─── Provided records ───

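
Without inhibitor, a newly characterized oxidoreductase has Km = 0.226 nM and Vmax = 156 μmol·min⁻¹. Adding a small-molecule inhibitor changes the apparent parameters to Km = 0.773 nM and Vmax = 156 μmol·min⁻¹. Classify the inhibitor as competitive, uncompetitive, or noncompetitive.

competitive

Km increases (0.226 → 0.773 nM) while Vmax is unchanged — the hallmark of competitive inhibition.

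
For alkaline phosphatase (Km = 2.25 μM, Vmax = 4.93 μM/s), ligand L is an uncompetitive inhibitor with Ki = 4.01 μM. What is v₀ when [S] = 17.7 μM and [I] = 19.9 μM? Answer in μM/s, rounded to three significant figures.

With α = 1 + [I]/Ki = 1 + 19.9/4.01 = 5.963, the uncompetitive rate law is v = (Vmax/α)·[S] / (Km/α + [S]).
v = (4.93/5.963)×17.7 / (2.25/5.963 + 17.7) = 14.63/18.08 = 0.810 μM/s.

0.810 μM/s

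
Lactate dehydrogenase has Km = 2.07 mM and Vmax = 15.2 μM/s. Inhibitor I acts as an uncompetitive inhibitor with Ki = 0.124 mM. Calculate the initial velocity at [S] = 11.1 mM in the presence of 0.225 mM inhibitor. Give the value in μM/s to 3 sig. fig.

5.06 μM/s

With α = 1 + [I]/Ki = 1 + 0.225/0.124 = 2.815, the uncompetitive rate law is v = (Vmax/α)·[S] / (Km/α + [S]).
v = (15.2/2.815)×11.1 / (2.07/2.815 + 11.1) = 59.95/11.84 = 5.06 μM/s.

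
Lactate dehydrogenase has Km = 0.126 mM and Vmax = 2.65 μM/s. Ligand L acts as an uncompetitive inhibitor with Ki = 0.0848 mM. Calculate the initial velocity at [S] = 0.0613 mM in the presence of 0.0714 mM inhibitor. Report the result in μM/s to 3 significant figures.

0.680 μM/s

With α = 1 + [I]/Ki = 1 + 0.0714/0.0848 = 1.842, the uncompetitive rate law is v = (Vmax/α)·[S] / (Km/α + [S]).
v = (2.65/1.842)×0.0613 / (0.126/1.842 + 0.0613) = 0.08819/0.1297 = 0.680 μM/s.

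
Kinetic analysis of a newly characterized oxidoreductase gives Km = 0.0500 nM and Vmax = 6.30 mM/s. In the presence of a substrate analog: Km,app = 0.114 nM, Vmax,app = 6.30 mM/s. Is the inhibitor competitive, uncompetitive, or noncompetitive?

competitive

Km increases (0.0500 → 0.114 nM) while Vmax is unchanged — the hallmark of competitive inhibition.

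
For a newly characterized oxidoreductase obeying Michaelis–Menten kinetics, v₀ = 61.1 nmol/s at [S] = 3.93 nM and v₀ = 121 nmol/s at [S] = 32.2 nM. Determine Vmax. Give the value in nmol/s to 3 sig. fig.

140 nmol/s

In reciprocal form, 1/v = (Km/Vmax)·(1/[S]) + 1/Vmax. The two points give (1/[S], 1/v) = (0.2545, 0.01637) and (0.03106, 0.008264).
Slope = (0.01637 − 0.008264)/(0.2545 − 0.03106) = 0.03627; intercept = 0.01637 − 0.03627×0.2545 = 0.007138.
Vmax = 1/intercept = 140 nmol/s; Km = slope × Vmax = 0.03627 × 140 = 5.08 nM.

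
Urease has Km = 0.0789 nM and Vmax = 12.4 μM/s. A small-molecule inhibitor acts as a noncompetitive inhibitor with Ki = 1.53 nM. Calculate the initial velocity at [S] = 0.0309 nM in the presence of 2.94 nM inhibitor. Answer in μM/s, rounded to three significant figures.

With α = 1 + [I]/Ki = 1 + 2.94/1.53 = 2.922, the noncompetitive rate law is v = (Vmax/α)·[S] / (Km + [S]).
v = (12.4/2.922)×0.0309 / (0.0789 + 0.0309) = 0.1311/0.1098 = 1.19 μM/s.

1.19 μM/s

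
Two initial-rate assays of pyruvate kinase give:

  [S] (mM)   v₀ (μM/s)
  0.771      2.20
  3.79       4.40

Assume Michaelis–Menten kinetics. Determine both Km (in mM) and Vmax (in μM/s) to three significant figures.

From v = Vmax[S]/(Km+[S]), each point gives Vmax = v(Km+[S])/[S].
Equating: 2.20(Km+0.771)/0.771 = 4.40(Km+3.79)/3.79.
2.853·Km + 2.20 = 1.161·Km + 4.40, so (2.853 − 1.161)·Km = 4.40 − 2.20.
Km = 2.200/1.692 = 1.30 mM; then Vmax = 2.20(1.30+0.771)/0.771 = 5.91 μM/s.

Km = 1.30 mM; Vmax = 5.91 μM/s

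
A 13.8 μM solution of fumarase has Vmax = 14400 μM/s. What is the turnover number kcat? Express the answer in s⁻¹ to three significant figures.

kcat = Vmax/[E]total = 14400 μM/s / 13.8 μM = 1040 s⁻¹.

1040 s⁻¹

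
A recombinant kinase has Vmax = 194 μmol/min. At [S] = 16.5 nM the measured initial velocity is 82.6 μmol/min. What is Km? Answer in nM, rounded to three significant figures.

From v = Vmax[S]/(Km+[S]), Km = [S](Vmax − v)/v.
Km = 16.5 × (194 − 82.6) / 82.6 = 1838/82.6 = 22.3 nM.

22.3 nM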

───

Work to be completed |
Repeat exactly the lines of the material from the one with "Assume Michaelis–Menten kinetics." through the end, both the first and the last included.

Output for this task |
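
Assume Michaelis–Menten kinetics. Determine both Km (in mM) and Vmax (in μM/s) to three significant figures.

From v = Vmax[S]/(Km+[S]), each point gives Vmax = v(Km+[S])/[S].
Equating: 2.20(Km+0.771)/0.771 = 4.40(Km+3.79)/3.79.
2.853·Km + 2.20 = 1.161·Km + 4.40, so (2.853 − 1.161)·Km = 4.40 − 2.20.
Km = 2.200/1.692 = 1.30 mM; then Vmax = 2.20(1.30+0.771)/0.771 = 5.91 μM/s.

Km = 1.30 mM; Vmax = 5.91 μM/s

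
A 13.8 μM solution of fumarase has Vmax = 14400 μM/s. What is the turnover number kcat? Express the answer in s⁻¹ to three significant figures.

kcat = Vmax/[E]total = 14400 μM/s / 13.8 μM = 1040 s⁻¹.

1040 s⁻¹

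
A recombinant kinase has Vmax = 194 μmol/min. At [S] = 16.5 nM the measured initial velocity is 82.6 μmol/min. What is Km? Answer in nM, rounded to three significant figures.

From v = Vmax[S]/(Km+[S]), Km = [S](Vmax − v)/v.
Km = 16.5 × (194 − 82.6) / 82.6 = 1838/82.6 = 22.3 nM.

22.3 nM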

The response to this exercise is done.